EXERCISE DIRECTIONS >>
All lines from the one containing "Green ≻ Teal ≻ Pink" down to the one containing "10: Proposal B", both ends included, are to be given again exactly; omit the rest of the listing below.
Start of Block
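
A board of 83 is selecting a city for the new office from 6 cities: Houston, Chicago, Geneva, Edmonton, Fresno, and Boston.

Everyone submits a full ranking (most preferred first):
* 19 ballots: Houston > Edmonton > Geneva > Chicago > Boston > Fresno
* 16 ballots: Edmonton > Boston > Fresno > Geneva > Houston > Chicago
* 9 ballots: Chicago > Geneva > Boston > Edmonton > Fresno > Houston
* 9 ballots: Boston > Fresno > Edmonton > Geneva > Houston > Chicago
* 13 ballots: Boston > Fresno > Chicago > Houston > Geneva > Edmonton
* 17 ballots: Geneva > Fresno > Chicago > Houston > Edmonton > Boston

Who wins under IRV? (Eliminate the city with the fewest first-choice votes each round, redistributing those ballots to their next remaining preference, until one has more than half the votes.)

Round 1: Houston 19, Chicago 9, Geneva 17, Edmonton 16, Fresno 0, Boston 22. Fresno eliminated.
Round 2: Houston 19, Chicago 9, Geneva 17, Edmonton 16, Boston 22. Chicago eliminated.
Round 3: Houston 19, Geneva 26, Edmonton 16, Boston 22. Edmonton eliminated.
Round 4: Houston 19, Geneva 26, Boston 38. Houston eliminated.
Round 5: Geneva 45, Boston 38. Geneva has a majority (≥42).

Geneva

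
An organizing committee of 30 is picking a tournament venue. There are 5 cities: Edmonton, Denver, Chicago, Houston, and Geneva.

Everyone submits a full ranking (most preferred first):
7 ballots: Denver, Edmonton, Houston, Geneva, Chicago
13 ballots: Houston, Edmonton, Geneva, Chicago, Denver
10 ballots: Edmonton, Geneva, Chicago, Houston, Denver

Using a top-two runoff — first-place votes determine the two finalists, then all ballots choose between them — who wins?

Round 1 first-place votes: Edmonton 10, Denver 7, Chicago 0, Houston 13, Geneva 0. Houston and Edmonton advance.
Runoff: Houston is ranked above Edmonton on 13 ballots, Edmonton above Houston on 17.

Edmonton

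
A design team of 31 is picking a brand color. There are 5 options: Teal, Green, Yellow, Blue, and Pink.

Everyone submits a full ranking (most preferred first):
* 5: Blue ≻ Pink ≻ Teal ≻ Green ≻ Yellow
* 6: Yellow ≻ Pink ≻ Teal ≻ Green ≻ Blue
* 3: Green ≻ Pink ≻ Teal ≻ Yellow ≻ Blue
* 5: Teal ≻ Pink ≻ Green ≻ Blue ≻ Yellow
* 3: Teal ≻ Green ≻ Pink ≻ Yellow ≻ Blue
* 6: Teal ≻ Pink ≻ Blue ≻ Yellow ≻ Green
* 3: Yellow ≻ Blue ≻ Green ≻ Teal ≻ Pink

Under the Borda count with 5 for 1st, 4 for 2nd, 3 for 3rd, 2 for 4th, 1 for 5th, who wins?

Teal: 5×3 + 6×3 + 3×3 + 5×5 + 3×5 + 6×5 + 3×2 = 118
Green: 5×2 + 6×2 + 3×5 + 5×3 + 3×4 + 6×1 + 3×3 = 79
Yellow: 5×1 + 6×5 + 3×2 + 5×1 + 3×2 + 6×2 + 3×5 = 79
Blue: 5×5 + 6×1 + 3×1 + 5×2 + 3×1 + 6×3 + 3×4 = 77
Pink: 5×4 + 6×4 + 3×4 + 5×4 + 3×3 + 6×4 + 3×1 = 112

Teal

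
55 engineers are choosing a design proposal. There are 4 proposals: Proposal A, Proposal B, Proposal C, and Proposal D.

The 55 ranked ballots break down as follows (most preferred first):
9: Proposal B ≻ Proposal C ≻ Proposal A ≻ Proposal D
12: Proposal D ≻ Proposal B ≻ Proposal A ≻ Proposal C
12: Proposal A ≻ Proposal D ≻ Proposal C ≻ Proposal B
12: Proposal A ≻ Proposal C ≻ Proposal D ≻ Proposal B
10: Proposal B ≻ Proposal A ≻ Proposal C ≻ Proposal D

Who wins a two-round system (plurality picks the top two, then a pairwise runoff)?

Proposal B

Round 1 first-place votes: Proposal A 24, Proposal B 19, Proposal C 0, Proposal D 12. Proposal A and Proposal B advance.
Runoff: Proposal A is ranked above Proposal B on 24 ballots, Proposal B above Proposal A on 31.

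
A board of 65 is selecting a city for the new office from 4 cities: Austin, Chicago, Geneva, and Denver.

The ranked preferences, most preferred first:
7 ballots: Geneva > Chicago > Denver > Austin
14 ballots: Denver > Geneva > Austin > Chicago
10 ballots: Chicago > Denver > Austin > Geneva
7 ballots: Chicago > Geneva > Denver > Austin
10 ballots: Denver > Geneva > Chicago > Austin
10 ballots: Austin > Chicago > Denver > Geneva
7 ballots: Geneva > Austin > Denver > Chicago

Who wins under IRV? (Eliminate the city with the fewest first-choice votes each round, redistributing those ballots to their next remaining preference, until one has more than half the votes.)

Chicago

Round 1: Austin 10, Chicago 17, Geneva 14, Denver 24. Austin eliminated.
Round 2: Chicago 27, Geneva 14, Denver 24. Geneva eliminated.
Round 3: Chicago 34, Denver 31. Chicago has a majority (≥33).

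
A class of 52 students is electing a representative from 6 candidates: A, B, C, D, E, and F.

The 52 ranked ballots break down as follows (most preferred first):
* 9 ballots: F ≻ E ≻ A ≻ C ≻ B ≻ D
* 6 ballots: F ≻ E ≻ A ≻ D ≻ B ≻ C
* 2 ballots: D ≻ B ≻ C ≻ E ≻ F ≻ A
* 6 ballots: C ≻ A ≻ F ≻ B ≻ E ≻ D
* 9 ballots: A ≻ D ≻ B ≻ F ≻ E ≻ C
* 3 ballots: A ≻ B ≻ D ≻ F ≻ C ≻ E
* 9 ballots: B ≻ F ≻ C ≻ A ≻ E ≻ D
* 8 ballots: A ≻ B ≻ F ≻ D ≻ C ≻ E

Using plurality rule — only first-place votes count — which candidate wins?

First-place votes: A 20, B 9, C 6, D 2, E 0, F 15.

A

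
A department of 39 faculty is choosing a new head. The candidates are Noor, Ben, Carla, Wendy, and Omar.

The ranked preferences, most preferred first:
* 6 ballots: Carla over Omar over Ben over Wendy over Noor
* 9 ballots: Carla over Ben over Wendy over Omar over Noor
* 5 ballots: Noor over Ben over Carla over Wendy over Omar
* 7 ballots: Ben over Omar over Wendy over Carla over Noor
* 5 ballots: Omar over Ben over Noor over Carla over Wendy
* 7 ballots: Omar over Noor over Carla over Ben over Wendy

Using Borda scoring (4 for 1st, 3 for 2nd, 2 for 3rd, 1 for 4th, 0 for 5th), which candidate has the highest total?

Ben

Noor: 6×0 + 9×0 + 5×4 + 7×0 + 5×2 + 7×3 = 51
Ben: 6×2 + 9×3 + 5×3 + 7×4 + 5×3 + 7×1 = 104
Carla: 6×4 + 9×4 + 5×2 + 7×1 + 5×1 + 7×2 = 96
Wendy: 6×1 + 9×2 + 5×1 + 7×2 + 5×0 + 7×0 = 43
Omar: 6×3 + 9×1 + 5×0 + 7×3 + 5×4 + 7×4 = 96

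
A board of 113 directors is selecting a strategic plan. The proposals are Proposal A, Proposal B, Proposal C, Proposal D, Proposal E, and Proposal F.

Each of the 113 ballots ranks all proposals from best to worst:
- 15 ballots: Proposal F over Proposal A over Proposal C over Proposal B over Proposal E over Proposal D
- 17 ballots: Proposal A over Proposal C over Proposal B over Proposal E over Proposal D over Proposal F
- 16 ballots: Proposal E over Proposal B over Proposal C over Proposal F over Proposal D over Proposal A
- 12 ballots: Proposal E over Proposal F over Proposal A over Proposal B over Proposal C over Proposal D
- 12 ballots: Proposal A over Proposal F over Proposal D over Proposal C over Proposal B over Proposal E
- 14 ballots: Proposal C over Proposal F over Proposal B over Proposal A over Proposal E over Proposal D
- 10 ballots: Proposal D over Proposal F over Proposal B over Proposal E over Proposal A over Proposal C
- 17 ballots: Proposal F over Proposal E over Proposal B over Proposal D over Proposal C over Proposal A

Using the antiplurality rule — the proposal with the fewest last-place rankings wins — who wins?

Proposal B

Last-place votes: Proposal A 33, Proposal B 0, Proposal C 10, Proposal D 41, Proposal E 12, Proposal F 17.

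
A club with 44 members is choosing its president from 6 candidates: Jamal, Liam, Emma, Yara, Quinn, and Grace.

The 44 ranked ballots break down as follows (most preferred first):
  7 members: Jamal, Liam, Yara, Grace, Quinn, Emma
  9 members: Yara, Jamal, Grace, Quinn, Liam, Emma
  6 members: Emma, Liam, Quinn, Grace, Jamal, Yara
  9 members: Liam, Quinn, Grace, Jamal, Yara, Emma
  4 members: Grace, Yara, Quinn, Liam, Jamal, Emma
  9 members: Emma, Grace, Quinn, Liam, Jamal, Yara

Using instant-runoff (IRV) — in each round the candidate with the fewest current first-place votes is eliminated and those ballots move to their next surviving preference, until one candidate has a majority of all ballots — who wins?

Round 1: Jamal 7, Liam 9, Emma 15, Yara 9, Quinn 0, Grace 4. Quinn eliminated.
Round 2: Jamal 7, Liam 9, Emma 15, Yara 9, Grace 4. Grace eliminated.
Round 3: Jamal 7, Liam 9, Emma 15, Yara 13. Jamal eliminated.
Round 4: Liam 16, Emma 15, Yara 13. Yara eliminated.
Round 5: Liam 29, Emma 15. Liam has a majority (≥23).

Liam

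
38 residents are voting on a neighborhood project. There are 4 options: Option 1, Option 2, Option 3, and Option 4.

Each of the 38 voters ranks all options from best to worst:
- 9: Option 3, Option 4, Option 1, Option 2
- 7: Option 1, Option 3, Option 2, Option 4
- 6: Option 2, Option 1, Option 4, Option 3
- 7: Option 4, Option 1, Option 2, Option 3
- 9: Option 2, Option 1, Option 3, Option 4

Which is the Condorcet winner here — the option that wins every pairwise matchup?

Option 1 vs Option 2: 23–15
Option 1 vs Option 3: 29–9
Option 1 vs Option 4: 22–16
Option 1 beats every other option.

Option 1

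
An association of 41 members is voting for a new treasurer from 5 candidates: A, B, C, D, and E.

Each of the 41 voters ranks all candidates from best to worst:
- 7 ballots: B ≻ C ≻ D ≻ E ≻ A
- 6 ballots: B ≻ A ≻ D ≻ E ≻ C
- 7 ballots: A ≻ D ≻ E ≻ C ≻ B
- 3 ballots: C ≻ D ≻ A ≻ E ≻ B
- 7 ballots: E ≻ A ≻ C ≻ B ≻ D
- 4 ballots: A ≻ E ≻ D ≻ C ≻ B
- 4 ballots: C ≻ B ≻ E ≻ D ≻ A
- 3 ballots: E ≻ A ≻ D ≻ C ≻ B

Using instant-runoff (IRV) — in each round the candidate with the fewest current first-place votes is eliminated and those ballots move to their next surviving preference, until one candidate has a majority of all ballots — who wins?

Round 1: A 11, B 13, C 7, D 0, E 10. D eliminated.
Round 2: A 11, B 13, C 7, E 10. C eliminated.
Round 3: A 14, B 17, E 10. E eliminated.
Round 4: A 24, B 17. A has a majority (≥21).

A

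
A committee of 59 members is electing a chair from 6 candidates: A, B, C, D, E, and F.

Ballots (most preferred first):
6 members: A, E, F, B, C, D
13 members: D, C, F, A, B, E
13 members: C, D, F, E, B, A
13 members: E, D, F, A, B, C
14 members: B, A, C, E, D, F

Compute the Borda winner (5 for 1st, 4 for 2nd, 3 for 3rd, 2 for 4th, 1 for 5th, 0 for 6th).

A: 6×5 + 13×2 + 13×0 + 13×2 + 14×4 = 138
B: 6×2 + 13×1 + 13×1 + 13×1 + 14×5 = 121
C: 6×1 + 13×4 + 13×5 + 13×0 + 14×3 = 165
D: 6×0 + 13×5 + 13×4 + 13×4 + 14×1 = 183
E: 6×4 + 13×0 + 13×2 + 13×5 + 14×2 = 143
F: 6×3 + 13×3 + 13×3 + 13×3 + 14×0 = 135

D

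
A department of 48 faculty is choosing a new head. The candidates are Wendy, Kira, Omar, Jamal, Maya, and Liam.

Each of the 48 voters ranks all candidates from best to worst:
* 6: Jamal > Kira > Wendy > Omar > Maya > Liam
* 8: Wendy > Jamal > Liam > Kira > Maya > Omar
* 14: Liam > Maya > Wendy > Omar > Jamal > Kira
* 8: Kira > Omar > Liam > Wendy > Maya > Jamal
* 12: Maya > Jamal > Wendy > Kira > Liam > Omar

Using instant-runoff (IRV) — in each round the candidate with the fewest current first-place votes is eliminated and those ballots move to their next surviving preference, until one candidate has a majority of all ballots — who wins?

Kira

Round 1: Wendy 8, Kira 8, Omar 0, Jamal 6, Maya 12, Liam 14. Omar eliminated.
Round 2: Wendy 8, Kira 8, Jamal 6, Maya 12, Liam 14. Jamal eliminated.
Round 3: Wendy 8, Kira 14, Maya 12, Liam 14. Wendy eliminated.
Round 4: Kira 14, Maya 12, Liam 22. Maya eliminated.
Round 5: Kira 26, Liam 22. Kira has a majority (≥25).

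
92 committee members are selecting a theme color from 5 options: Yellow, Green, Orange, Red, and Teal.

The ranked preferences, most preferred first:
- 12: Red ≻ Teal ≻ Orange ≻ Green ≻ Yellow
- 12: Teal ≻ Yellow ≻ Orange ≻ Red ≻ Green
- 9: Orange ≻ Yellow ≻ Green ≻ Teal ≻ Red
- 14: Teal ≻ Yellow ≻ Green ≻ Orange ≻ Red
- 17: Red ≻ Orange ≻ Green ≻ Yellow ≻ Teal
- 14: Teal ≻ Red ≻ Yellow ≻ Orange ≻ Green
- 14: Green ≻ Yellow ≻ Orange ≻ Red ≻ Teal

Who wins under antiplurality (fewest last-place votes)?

Orange

Last-place votes: Yellow 12, Green 26, Orange 0, Red 23, Teal 31.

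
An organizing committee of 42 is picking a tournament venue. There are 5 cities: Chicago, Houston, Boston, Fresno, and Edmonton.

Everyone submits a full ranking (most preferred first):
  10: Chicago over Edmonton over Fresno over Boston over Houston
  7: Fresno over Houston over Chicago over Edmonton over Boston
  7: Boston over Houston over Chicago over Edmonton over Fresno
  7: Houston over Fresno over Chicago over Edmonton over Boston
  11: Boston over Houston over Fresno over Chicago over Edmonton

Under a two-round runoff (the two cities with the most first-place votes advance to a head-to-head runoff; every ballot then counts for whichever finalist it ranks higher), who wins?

Chicago

Round 1 first-place votes: Chicago 10, Houston 7, Boston 18, Fresno 7, Edmonton 0. Boston and Chicago advance.
Runoff: Boston is ranked above Chicago on 18 ballots, Chicago above Boston on 24.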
End of Block
WRITTEN SOLUTION >>
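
* 3: Yellow ≻ Blue ≻ Green ≻ Teal ≻ Pink

Under the Borda count with 5 for 1st, 4 for 2nd, 3 for 3rd, 2 for 4th, 1 for 5th, who wins?

Teal: 5×3 + 6×3 + 3×3 + 5×5 + 3×5 + 6×5 + 3×2 = 118
Green: 5×2 + 6×2 + 3×5 + 5×3 + 3×4 + 6×1 + 3×3 = 79
Yellow: 5×1 + 6×5 + 3×2 + 5×1 + 3×2 + 6×2 + 3×5 = 79
Blue: 5×5 + 6×1 + 3×1 + 5×2 + 3×1 + 6×3 + 3×4 = 77
Pink: 5×4 + 6×4 + 3×4 + 5×4 + 3×3 + 6×4 + 3×1 = 112

Teal

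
55 engineers are choosing a design proposal. There are 4 proposals: Proposal A, Proposal B, Proposal C, and Proposal D.

The 55 ranked ballots break down as follows (most preferred first):
9: Proposal B ≻ Proposal C ≻ Proposal A ≻ Proposal D
12: Proposal D ≻ Proposal B ≻ Proposal A ≻ Proposal C
12: Proposal A ≻ Proposal D ≻ Proposal C ≻ Proposal B
12: Proposal A ≻ Proposal C ≻ Proposal D ≻ Proposal B
10: Proposal B ≻ Proposal A ≻ Proposal C ≻ Proposal D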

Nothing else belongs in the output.